Start of Materials provided
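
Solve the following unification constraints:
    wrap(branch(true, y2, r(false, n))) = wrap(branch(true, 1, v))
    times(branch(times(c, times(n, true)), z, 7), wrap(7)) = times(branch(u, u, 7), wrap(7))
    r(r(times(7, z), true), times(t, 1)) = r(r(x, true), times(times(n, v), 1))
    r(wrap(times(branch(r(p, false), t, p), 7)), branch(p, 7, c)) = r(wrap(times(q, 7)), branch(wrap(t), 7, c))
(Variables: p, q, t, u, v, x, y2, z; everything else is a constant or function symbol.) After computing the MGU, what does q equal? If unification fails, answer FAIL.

Decompose wrap/1: branch(true, y2, r(false, n)) = branch(true, 1, v).
Decompose branch/3: true = true,  y2 = 1,  r(false, n) = v.
Delete trivial equation true = true.
Bind y2 := 1; no other remaining equation mentions y2.
Bind v := r(false, n); substituting into the one remaining equation that mentions v gives: r(r(times(7, z), true), times(t, 1)) = r(r(x, true), times(times(n, r(false, n)), 1)).
Decompose times/2: branch(times(c, times(n, true)), z, 7) = branch(u, u, 7),  wrap(7) = wrap(7).
Decompose branch/3: times(c, times(n, true)) = u,  z = u,  7 = 7.
Bind u := times(c, times(n, true)); substituting into the one remaining equation that mentions u gives: z = times(c, times(n, true)).
Bind z := times(c, times(n, true)); substituting into the one remaining equation that mentions z gives: r(r(times(7, times(c, times(n, true))), true), times(t, 1)) = r(r(x, true), times(times(n, r(false, n)), 1)).
Delete trivial equation 7 = 7.
Delete trivial equation wrap(7) = wrap(7).
Decompose r/2: r(times(7, times(c, times(n, true))), true) = r(x, true),  times(t, 1) = times(times(n, r(false, n)), 1).
Decompose r/2: times(7, times(c, times(n, true))) = x,  true = true.
Bind x := times(7, times(c, times(n, true))); no other remaining equation mentions x.
Delete trivial equation true = true.
Decompose times/2: t = times(n, r(false, n)),  1 = 1.
Bind t := times(n, r(false, n)); substituting into the one remaining equation that mentions t gives: r(wrap(times(branch(r(p, false), times(n, r(false, n)), p), 7)), branch(p, 7, c)) = r(wrap(times(q, 7)), branch(wrap(times(n, r(false, n))), 7, c)).
Delete trivial equation 1 = 1.
Decompose r/2: wrap(times(branch(r(p, false), times(n, r(false, n)), p), 7)) = wrap(times(q, 7)),  branch(p, 7, c) = branch(wrap(times(n, r(false, n))), 7, c).
Decompose wrap/1: times(branch(r(p, false), times(n, r(false, n)), p), 7) = times(q, 7).
Decompose times/2: branch(r(p, false), times(n, r(false, n)), p) = q,  7 = 7.
Bind q := branch(r(p, false), times(n, r(false, n)), p); no other remaining equation mentions q.
Delete trivial equation 7 = 7.
Decompose branch/3: p = wrap(times(n, r(false, n))),  7 = 7,  c = c.
Bind p := wrap(times(n, r(false, n))); no other remaining equation mentions p. Substituting into the earlier binding gives q := branch(r(wrap(times(n, r(false, n))), false), times(n, r(false, n)), wrap(times(n, r(false, n)))).
Delete trivial equation 7 = 7.
Delete trivial equation c = c.
MGU = { y2 ↦ 1, v ↦ r(false, n), u ↦ times(c, times(n, true)), z ↦ times(c, times(n, true)), x ↦ times(7, times(c, times(n, true))), t ↦ times(n, r(false, n)), q ↦ branch(r(wrap(times(n, r(false, n))), false), times(n, r(false, n)), wrap(times(n, r(false, n)))), p ↦ wrap(times(n, r(false, n))) }, so q ↦ branch(r(wrap(times(n, r(false, n))), false), times(n, r(false, n)), wrap(times(n, r(false, n)))).

branch(r(wrap(times(n, r(false, n))), false), times(n, r(false, n)), wrap(times(n, r(false, n))))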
End of Materials provided
» **About this task**
Beginning at the top of the data, extract each line through the line containing "r(wrap(times(branch(r(p, false), t, p), 7)), branch(p, 7, c))" and return those lines exactly, with nothing added.

» **Your response**
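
Solve the following unification constraints:
    wrap(branch(true, y2, r(false, n))) = wrap(branch(true, 1, v))
    times(branch(times(c, times(n, true)), z, 7), wrap(7)) = times(branch(u, u, 7), wrap(7))
    r(r(times(7, z), true), times(t, 1)) = r(r(x, true), times(times(n, v), 1))
    r(wrap(times(branch(r(p, false), t, p), 7)), branch(p, 7, c)) = r(wrap(times(q, 7)), branch(wrap(t), 7, c))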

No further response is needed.